## WORK REQUIRED
Your answer must be an exact copy of the lines from the one holding "Consider the isomerization" through the last line of the entries below, with nothing added.

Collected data

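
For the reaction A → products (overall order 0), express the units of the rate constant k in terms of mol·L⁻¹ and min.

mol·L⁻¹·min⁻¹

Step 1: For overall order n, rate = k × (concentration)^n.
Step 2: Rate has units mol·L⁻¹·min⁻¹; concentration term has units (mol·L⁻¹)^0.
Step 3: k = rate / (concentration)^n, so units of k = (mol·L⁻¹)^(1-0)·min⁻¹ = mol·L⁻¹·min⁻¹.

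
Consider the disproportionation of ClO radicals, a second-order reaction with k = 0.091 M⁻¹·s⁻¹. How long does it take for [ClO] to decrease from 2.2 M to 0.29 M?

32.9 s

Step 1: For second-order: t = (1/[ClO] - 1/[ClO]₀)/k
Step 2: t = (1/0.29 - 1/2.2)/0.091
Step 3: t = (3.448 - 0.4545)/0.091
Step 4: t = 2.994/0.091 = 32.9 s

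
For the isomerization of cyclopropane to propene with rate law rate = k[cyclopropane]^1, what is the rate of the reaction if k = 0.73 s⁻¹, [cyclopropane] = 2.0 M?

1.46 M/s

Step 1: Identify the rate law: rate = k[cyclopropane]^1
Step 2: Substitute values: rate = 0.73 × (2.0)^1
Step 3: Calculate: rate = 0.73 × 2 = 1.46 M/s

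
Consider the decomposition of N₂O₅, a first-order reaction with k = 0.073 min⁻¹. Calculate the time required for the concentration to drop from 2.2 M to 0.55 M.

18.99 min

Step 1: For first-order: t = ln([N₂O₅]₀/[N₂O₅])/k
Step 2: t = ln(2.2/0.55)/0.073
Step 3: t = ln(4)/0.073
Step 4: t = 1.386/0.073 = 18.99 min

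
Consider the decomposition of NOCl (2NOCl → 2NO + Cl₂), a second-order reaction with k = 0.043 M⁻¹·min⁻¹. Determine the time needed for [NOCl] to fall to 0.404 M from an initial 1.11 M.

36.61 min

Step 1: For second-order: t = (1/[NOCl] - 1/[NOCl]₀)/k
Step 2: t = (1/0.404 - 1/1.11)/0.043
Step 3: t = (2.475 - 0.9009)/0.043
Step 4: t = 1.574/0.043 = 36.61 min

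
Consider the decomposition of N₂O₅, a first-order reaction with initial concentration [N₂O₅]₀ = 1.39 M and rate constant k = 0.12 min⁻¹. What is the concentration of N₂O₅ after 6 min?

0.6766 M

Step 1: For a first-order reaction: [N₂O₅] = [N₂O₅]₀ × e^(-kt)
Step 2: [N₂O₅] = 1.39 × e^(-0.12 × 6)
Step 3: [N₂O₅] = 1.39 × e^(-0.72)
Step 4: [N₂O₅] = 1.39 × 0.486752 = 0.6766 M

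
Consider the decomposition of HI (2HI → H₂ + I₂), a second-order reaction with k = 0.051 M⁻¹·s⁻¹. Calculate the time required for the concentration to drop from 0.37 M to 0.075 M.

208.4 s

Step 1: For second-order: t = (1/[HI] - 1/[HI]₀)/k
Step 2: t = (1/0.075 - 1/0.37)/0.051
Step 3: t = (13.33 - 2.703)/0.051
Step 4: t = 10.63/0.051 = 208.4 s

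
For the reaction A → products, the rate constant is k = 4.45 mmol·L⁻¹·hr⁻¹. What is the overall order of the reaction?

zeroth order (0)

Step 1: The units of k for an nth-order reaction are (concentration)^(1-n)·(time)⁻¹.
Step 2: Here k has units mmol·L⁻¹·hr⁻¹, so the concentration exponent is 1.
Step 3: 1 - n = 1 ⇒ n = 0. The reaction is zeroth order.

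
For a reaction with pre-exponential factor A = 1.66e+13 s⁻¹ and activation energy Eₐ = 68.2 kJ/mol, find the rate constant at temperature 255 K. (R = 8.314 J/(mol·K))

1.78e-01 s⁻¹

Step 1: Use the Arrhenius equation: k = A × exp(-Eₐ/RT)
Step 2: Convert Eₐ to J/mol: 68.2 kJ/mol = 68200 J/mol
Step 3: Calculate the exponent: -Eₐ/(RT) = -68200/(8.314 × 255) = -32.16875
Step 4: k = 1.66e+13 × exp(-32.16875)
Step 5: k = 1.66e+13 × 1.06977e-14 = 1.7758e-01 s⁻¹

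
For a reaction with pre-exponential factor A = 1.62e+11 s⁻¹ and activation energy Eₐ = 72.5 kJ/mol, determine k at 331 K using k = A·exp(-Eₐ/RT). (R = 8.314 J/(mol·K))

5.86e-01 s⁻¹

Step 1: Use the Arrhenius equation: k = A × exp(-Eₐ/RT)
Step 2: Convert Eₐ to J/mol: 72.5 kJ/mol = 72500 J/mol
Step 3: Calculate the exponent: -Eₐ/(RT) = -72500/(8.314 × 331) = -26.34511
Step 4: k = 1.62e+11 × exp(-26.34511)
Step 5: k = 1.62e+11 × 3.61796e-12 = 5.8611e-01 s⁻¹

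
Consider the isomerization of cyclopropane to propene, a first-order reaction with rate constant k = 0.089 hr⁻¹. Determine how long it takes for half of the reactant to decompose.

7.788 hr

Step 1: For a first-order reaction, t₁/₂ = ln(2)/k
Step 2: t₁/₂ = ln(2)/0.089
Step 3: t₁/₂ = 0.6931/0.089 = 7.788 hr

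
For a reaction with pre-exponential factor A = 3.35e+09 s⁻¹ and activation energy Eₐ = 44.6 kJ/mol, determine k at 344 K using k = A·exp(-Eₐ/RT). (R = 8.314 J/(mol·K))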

## ANSWER TO THE EXERCISE
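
Consider the isomerization of cyclopropane to propene, a first-order reaction with rate constant k = 0.089 hr⁻¹. Determine how long it takes for half of the reactant to decompose.

7.788 hr

Step 1: For a first-order reaction, t₁/₂ = ln(2)/k
Step 2: t₁/₂ = ln(2)/0.089
Step 3: t₁/₂ = 0.6931/0.089 = 7.788 hr

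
For a reaction with pre-exponential factor A = 3.35e+09 s⁻¹ and activation energy Eₐ = 44.6 kJ/mol, determine k at 344 K using k = A·exp(-Eₐ/RT). (R = 8.314 J/(mol·K))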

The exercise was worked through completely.